Problem: After locating the line that contains "For how many" in the following entries, reproduce it and each later line exactly, including the last.

Data section:
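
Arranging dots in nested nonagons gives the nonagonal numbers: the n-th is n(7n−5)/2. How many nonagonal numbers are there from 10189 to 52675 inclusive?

69

The n-th nonagonal number is n(7n−5)/2.
Smallest index with value ≥ 10189: n = 55 (giving 10450).
Largest index with value ≤ 52675: n = 123 (giving 52644).
Indices 55 through 123: 69 terms.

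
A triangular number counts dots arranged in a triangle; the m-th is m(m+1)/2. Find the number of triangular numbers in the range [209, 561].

The n-th triangular number is n(n+1)/2.
Smallest index with value ≥ 209: n = 20 (giving 210).
Largest index with value ≤ 561: n = 33 (giving 561).
Indices 20 through 33: 14 terms.

14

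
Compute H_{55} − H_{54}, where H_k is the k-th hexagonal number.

Consecutive hexagonal numbers differ by 4n − 3: here 4·55 − 3 = 217.

217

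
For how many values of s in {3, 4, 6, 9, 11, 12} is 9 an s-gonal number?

s = 3: P(3, 3) = 6 and P(3, 4) = 10; 9 is not s-gonal.
s = 4: P(4, 3) = 9. ✓
s = 6: P(6, 2) = 6 and P(6, 3) = 15; 9 is not s-gonal.
s = 9: P(9, 2) = 9. ✓
s = 11: P(11, 1) = 1 and P(11, 2) = 11; 9 is not s-gonal.
s = 12: P(12, 1) = 1 and P(12, 2) = 12; 9 is not s-gonal.
Hits: s ∈ {4, 9} → 2.

2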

Output:
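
For how many values of s in {3, 4, 6, 9, 11, 12} is 9 an s-gonal number?

s = 3: P(3, 3) = 6 and P(3, 4) = 10; 9 is not s-gonal.
s = 4: P(4, 3) = 9. ✓
s = 6: P(6, 2) = 6 and P(6, 3) = 15; 9 is not s-gonal.
s = 9: P(9, 2) = 9. ✓
s = 11: P(11, 1) = 1 and P(11, 2) = 11; 9 is not s-gonal.
s = 12: P(12, 1) = 1 and P(12, 2) = 12; 9 is not s-gonal.
Hits: s ∈ {4, 9} → 2.

2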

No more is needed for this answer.